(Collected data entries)
******************************

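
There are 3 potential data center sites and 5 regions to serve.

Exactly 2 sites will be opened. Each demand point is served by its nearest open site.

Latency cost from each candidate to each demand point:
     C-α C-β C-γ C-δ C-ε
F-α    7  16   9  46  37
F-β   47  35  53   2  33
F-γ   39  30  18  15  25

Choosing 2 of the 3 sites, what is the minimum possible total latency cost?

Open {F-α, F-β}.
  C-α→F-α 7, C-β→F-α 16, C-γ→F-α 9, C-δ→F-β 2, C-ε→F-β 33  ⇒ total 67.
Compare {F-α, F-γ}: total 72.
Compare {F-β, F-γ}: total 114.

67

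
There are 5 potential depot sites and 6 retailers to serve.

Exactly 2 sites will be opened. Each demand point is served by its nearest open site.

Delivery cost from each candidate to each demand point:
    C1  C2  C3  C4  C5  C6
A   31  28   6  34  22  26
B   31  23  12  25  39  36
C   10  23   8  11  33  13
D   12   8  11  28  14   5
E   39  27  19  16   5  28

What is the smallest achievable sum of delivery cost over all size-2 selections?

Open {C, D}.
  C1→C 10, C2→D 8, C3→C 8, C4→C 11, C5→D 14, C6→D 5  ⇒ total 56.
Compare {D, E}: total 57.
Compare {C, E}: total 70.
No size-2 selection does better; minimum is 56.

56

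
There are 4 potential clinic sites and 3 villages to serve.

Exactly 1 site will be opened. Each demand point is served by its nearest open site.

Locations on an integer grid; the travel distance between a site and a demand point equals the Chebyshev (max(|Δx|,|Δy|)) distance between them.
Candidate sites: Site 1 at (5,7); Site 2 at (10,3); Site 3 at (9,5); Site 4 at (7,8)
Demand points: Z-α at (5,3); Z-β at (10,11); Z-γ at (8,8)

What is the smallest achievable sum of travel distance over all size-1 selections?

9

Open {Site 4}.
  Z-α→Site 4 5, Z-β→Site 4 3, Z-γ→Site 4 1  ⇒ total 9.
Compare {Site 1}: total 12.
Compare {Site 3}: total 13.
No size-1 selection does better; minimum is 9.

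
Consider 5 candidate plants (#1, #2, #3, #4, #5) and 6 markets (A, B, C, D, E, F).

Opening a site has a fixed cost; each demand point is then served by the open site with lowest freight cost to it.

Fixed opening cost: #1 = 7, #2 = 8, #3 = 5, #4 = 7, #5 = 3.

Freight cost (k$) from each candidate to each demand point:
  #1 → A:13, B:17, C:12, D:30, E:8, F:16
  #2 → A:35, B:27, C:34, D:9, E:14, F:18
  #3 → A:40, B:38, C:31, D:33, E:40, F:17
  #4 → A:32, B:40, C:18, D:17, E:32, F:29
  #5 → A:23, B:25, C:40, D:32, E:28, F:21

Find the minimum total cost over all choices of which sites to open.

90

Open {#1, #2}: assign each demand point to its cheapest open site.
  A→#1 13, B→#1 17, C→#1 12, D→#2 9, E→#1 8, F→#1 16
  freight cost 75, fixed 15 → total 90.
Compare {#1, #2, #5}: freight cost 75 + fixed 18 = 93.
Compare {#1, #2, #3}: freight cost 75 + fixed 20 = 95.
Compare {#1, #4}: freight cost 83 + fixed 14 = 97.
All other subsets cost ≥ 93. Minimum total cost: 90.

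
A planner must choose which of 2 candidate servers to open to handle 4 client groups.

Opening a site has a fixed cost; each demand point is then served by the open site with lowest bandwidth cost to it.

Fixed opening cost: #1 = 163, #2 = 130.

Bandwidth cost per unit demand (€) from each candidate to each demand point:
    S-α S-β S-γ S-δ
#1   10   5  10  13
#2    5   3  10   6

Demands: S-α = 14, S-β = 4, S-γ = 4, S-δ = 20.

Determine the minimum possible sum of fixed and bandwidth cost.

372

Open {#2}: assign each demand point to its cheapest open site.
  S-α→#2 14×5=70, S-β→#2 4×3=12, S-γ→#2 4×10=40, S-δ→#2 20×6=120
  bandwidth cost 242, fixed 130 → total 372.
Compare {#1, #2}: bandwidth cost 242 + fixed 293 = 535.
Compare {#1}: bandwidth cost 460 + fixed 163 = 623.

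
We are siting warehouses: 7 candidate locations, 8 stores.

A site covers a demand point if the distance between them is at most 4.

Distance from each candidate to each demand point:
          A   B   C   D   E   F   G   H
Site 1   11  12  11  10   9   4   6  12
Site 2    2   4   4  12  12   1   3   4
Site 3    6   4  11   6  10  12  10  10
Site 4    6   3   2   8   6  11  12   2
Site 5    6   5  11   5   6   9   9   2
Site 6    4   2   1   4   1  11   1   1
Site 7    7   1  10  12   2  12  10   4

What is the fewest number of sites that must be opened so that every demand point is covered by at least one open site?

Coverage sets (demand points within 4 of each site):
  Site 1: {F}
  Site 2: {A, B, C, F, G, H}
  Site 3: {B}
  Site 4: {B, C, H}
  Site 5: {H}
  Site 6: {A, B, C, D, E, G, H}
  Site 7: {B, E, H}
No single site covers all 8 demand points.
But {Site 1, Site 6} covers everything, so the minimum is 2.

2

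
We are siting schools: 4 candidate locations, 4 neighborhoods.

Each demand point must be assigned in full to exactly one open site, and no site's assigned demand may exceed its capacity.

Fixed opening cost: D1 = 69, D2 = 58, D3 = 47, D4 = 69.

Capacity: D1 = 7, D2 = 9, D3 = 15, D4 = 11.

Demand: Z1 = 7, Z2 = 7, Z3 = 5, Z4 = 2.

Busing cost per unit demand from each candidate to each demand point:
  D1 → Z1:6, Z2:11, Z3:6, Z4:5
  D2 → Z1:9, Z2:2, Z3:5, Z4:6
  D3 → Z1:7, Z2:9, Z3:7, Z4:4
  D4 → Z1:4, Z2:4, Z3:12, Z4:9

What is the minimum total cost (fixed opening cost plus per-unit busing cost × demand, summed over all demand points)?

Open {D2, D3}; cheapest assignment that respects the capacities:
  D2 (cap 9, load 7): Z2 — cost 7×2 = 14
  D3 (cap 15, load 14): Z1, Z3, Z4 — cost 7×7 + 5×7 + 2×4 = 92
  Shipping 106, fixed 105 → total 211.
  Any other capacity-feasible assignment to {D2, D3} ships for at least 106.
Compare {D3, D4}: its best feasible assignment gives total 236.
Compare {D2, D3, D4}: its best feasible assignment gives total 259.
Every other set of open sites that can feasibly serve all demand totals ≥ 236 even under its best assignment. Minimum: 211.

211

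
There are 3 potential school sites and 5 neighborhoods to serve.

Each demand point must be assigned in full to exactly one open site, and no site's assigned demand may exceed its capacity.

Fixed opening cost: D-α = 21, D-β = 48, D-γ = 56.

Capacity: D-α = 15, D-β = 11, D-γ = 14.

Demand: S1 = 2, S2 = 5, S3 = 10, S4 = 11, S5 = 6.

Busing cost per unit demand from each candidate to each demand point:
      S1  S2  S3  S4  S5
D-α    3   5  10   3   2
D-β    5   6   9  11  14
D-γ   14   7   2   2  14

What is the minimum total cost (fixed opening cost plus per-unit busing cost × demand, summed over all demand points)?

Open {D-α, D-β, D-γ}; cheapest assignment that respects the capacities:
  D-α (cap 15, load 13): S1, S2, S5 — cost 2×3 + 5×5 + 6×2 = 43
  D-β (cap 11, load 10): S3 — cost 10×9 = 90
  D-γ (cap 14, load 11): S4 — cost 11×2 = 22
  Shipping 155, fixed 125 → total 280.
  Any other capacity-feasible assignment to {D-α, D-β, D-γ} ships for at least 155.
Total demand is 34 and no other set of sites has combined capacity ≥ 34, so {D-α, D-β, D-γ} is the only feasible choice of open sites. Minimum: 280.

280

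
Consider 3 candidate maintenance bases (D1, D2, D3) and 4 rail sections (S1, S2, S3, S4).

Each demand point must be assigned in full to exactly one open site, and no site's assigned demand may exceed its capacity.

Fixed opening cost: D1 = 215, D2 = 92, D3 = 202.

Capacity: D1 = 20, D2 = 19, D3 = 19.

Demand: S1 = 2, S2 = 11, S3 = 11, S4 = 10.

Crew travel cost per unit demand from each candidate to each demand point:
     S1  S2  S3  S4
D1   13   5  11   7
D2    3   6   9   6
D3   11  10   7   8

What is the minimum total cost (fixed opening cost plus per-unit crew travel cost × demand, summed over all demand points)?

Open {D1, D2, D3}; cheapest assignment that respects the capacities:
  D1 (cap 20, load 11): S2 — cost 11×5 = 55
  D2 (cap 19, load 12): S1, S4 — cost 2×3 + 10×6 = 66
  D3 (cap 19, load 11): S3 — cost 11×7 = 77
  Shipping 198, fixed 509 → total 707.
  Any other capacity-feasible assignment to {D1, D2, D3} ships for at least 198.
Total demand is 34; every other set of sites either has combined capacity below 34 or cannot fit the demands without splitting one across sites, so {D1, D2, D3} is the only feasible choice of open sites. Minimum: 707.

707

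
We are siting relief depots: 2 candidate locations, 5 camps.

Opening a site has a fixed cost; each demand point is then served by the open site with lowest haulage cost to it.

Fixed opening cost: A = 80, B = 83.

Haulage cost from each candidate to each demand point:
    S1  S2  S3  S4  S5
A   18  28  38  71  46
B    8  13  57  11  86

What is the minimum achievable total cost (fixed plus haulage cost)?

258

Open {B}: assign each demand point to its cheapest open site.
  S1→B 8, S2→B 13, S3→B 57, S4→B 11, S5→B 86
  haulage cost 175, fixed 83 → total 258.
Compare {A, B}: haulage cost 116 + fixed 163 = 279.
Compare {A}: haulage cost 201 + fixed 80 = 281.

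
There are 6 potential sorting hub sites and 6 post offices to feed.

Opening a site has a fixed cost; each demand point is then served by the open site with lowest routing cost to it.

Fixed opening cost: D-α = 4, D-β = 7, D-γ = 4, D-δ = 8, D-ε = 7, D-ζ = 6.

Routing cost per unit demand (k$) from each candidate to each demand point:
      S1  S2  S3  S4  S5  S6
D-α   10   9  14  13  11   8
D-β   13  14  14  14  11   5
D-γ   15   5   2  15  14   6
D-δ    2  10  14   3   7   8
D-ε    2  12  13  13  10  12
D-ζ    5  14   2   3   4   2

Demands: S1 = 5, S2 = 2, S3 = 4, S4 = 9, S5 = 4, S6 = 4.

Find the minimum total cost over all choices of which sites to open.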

******************************

* [WHAT YOU SHOULD DO] If a line in the data above holds the string "siting", copy it.

* [TASK OUTPUT]
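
We are siting warehouses: 7 candidate locations, 8 stores.
We are siting schools: 4 candidate locations, 4 neighborhoods.
We are siting relief depots: 2 candidate locations, 5 camps.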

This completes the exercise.